* _TASK PROMPT_
A faithful transcription of all lines below is the expected answer.

++++ RECORDS PROVIDED

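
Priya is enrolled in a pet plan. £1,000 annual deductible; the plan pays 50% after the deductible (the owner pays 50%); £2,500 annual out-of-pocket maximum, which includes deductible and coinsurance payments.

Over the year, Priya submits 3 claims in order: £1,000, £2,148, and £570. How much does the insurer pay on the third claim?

£285

Claim 1 — £1,000: all of it applies to the deductible. Owner owes £1,000 (running OOP £1,000). Insurer: £1,000 − £1,000 = £0.
Claim 2 — £2,148: deductible met; 50% of £2,148 = £1,074. Owner owes £1,074 (running OOP £2,074). Plan pays £2,148 − £1,074 = £1,074.
Claim 3 — £570: deductible already satisfied, so owner's share is 50% × £570 = £285. Owner owes £285 (running OOP £2,359). Insurer: £570 − £285 = £285.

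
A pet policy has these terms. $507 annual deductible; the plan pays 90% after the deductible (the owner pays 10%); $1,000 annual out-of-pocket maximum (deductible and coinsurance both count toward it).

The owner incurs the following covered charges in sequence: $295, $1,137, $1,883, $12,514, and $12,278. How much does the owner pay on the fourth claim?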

++++++++

* _YOUR RESPONSE_
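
Priya is enrolled in a pet plan. £1,000 annual deductible; the plan pays 50% after the deductible (the owner pays 50%); £2,500 annual out-of-pocket maximum, which includes deductible and coinsurance payments.

Over the year, Priya submits 3 claims in order: £1,000, £2,148, and £570. How much does the insurer pay on the third claim?

£285

Claim 1 — £1,000: all of it applies to the deductible. Owner owes £1,000 (running OOP £1,000). Insurer: £1,000 − £1,000 = £0.
Claim 2 — £2,148: deductible met; 50% of £2,148 = £1,074. Owner owes £1,074 (running OOP £2,074). Plan pays £2,148 − £1,074 = £1,074.
Claim 3 — £570: deductible already satisfied, so owner's share is 50% × £570 = £285. Owner owes £285 (running OOP £2,359). Insurer: £570 − £285 = £285.

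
A pet policy has these terms. $507 annual deductible; the plan pays 90% after the deductible (the owner pays 10%); $1,000 annual out-of-pocket maximum (deductible and coinsurance both count toward it).

The owner incurs the following covered charges in sequence: $295, $1,137, $1,883, $12,514, and $12,278. How much does the owner pay on the fourth claim?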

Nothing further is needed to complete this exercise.